*** DATA EXTRACT Section Begins ***

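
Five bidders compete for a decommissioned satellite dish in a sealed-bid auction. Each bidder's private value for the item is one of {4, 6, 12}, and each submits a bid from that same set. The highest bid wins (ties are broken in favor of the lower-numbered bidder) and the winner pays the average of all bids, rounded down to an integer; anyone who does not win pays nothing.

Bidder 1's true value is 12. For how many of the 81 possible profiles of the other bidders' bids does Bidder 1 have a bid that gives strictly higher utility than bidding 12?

Others bid (4, 4, 4, 4): truth gives 7; bid 4 gives 8 > 7. Violating.
Others bid (4, 4, 4, 6): truth gives 6; bid 6 gives 8 > 6. Violating.
Others bid (4, 4, 6, 4): truth gives 6; bid 6 gives 8 > 6. Violating.
Others bid (4, 4, 6, 6): truth gives 6; bid 6 gives 7 > 6. Violating.
Others bid (4, 4, 4, 12): truth gives 5; no alternative beats it.
Others bid (4, 4, 6, 12): truth gives 5; no alternative beats it.
(Checking all 81 profiles: 16 have a profitable deviation, 65 do not.)

16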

*** DATA EXTRACT Section Ends ***

TASK PROMPT — Every line in the data above has to be retyped exactly.

OUTPUT OF THE EXERCISE —
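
Five bidders compete for a decommissioned satellite dish in a sealed-bid auction. Each bidder's private value for the item is one of {4, 6, 12}, and each submits a bid from that same set. The highest bid wins (ties are broken in favor of the lower-numbered bidder) and the winner pays the average of all bids, rounded down to an integer; anyone who does not win pays nothing.

Bidder 1's true value is 12. For how many of the 81 possible profiles of the other bidders' bids does Bidder 1 have a bid that gives strictly higher utility than bidding 12?

Others bid (4, 4, 4, 4): truth gives 7; bid 4 gives 8 > 7. Violating.
Others bid (4, 4, 4, 6): truth gives 6; bid 6 gives 8 > 6. Violating.
Others bid (4, 4, 6, 4): truth gives 6; bid 6 gives 8 > 6. Violating.
Others bid (4, 4, 6, 6): truth gives 6; bid 6 gives 7 > 6. Violating.
Others bid (4, 4, 4, 12): truth gives 5; no alternative beats it.
Others bid (4, 4, 6, 12): truth gives 5; no alternative beats it.
(Checking all 81 profiles: 16 have a profitable deviation, 65 do not.)

16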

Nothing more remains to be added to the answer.